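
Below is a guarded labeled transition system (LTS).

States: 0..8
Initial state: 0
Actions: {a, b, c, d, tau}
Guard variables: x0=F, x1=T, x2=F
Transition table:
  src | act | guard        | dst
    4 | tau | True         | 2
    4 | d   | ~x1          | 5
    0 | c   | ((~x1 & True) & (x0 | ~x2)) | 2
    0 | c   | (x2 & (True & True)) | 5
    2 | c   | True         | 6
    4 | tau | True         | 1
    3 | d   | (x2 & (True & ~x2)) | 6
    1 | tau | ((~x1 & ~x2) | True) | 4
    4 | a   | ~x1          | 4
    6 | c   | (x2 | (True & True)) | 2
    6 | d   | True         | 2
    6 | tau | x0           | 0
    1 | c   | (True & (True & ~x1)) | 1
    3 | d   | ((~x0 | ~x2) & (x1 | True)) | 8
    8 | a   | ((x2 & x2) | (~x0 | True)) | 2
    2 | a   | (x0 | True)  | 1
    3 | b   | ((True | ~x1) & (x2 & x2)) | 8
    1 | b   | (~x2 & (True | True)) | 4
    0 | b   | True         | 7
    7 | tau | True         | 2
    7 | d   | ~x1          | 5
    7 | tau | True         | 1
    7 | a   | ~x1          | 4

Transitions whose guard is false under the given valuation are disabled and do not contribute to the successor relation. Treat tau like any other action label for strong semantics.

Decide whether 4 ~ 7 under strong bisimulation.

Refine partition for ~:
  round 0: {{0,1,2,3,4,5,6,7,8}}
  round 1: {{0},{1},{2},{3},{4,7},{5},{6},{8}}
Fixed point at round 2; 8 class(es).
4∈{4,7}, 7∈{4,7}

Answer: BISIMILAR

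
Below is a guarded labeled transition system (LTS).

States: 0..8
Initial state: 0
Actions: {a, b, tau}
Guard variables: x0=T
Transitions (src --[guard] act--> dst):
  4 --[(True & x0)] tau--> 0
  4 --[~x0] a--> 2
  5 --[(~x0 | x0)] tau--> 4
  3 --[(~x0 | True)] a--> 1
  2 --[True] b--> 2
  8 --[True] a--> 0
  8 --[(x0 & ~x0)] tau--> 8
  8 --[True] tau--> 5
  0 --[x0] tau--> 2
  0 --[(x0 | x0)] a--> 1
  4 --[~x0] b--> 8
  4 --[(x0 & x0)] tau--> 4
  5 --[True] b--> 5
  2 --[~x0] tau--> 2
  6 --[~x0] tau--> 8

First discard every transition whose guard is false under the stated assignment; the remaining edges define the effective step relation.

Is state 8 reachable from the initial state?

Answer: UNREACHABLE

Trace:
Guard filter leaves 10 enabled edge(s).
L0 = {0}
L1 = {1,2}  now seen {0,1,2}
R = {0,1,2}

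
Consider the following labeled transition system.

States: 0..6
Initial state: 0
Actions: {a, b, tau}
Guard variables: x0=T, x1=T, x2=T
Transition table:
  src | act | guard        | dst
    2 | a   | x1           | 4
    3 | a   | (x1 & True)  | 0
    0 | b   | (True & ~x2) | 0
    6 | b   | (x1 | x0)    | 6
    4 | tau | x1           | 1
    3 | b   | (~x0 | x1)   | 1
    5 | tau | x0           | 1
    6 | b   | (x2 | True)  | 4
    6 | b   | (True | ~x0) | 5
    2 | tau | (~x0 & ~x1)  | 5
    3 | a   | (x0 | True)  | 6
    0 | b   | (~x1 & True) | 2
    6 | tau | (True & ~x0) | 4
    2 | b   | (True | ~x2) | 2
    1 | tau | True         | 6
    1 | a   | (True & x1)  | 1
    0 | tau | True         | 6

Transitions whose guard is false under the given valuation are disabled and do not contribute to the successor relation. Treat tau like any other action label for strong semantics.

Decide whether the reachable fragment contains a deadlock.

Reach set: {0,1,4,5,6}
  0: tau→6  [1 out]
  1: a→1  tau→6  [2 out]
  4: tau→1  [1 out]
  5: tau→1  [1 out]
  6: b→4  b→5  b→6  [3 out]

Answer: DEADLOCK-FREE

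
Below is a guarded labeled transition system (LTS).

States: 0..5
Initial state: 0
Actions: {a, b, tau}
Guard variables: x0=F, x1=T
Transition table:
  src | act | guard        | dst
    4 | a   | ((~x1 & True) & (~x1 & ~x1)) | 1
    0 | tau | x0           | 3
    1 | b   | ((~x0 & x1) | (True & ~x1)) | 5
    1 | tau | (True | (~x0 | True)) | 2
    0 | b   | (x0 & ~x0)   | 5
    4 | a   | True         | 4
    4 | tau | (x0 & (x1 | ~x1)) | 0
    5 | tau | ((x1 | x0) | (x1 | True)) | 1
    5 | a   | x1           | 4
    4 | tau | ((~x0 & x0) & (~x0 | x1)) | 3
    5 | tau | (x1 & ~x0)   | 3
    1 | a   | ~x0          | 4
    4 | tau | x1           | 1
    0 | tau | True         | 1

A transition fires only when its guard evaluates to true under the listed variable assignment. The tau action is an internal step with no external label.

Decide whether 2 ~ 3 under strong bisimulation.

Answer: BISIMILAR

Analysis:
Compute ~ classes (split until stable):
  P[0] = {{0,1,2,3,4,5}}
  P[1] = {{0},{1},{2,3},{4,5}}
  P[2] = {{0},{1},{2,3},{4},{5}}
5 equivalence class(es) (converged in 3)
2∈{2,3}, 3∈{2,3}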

★ ★ ★

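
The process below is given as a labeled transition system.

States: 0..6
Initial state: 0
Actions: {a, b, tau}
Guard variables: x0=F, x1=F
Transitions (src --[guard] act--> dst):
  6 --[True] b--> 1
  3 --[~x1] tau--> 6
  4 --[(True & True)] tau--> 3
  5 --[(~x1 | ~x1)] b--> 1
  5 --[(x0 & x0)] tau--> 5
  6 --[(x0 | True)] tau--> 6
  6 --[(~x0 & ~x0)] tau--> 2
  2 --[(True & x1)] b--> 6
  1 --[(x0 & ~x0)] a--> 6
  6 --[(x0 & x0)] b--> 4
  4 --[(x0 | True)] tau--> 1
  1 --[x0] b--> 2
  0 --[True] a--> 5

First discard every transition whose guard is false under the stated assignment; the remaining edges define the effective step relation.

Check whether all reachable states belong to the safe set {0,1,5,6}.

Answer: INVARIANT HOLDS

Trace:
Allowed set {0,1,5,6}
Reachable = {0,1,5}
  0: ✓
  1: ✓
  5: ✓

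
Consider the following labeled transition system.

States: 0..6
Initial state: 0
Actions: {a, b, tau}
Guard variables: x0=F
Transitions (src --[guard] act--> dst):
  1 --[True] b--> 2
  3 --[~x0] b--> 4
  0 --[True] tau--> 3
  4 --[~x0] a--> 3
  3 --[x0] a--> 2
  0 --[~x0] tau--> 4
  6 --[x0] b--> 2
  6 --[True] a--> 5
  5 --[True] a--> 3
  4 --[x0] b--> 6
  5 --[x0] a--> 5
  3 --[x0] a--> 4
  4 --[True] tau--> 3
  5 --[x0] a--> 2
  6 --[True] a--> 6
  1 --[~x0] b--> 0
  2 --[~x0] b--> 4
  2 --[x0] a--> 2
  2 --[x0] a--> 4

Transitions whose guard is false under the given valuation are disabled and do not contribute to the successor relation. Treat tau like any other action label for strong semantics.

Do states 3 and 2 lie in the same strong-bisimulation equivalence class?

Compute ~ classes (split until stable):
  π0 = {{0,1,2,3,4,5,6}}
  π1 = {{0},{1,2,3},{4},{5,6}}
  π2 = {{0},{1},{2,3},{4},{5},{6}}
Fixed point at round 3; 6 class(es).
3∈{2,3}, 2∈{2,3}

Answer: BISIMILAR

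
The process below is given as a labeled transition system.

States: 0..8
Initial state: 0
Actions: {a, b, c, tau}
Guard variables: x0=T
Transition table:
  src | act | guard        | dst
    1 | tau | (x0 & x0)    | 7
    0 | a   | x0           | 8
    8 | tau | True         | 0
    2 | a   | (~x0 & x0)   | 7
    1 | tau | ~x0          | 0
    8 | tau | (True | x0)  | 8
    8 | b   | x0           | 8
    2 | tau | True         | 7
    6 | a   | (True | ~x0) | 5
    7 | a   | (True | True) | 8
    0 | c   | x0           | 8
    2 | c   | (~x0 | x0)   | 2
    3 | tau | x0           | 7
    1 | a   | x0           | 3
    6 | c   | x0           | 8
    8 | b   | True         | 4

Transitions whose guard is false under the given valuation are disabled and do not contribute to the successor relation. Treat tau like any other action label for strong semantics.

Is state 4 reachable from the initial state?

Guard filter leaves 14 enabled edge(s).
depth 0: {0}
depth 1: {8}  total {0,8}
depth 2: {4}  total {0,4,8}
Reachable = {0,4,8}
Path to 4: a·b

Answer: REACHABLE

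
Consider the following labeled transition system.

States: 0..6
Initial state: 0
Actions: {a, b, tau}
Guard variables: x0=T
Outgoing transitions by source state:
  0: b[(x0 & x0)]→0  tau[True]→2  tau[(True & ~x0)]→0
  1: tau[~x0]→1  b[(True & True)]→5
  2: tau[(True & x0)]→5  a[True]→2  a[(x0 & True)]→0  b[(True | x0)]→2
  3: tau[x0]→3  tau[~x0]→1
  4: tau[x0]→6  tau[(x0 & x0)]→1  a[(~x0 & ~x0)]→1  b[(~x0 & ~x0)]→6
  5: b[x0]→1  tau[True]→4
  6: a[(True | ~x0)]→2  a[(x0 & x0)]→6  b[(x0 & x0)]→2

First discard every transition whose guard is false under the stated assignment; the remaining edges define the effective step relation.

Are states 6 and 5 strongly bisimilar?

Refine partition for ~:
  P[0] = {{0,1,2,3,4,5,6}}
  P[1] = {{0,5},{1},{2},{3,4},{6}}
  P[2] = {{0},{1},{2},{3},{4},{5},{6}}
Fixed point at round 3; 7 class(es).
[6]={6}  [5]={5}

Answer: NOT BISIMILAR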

★ ★ ★

Out of the preceding entries, pull every line containing the string "variables".

» **Solution to this problem**
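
Guard variables: x0=F, x1=T, x2=F
Guard variables: x0=T
Guard variables: x0=T, x1=T, x2=T
Guard variables: x0=F, x1=T
Guard variables: x0=F, x1=F
Guard variables: x0=F
Guard variables: x0=T
Guard variables: x0=T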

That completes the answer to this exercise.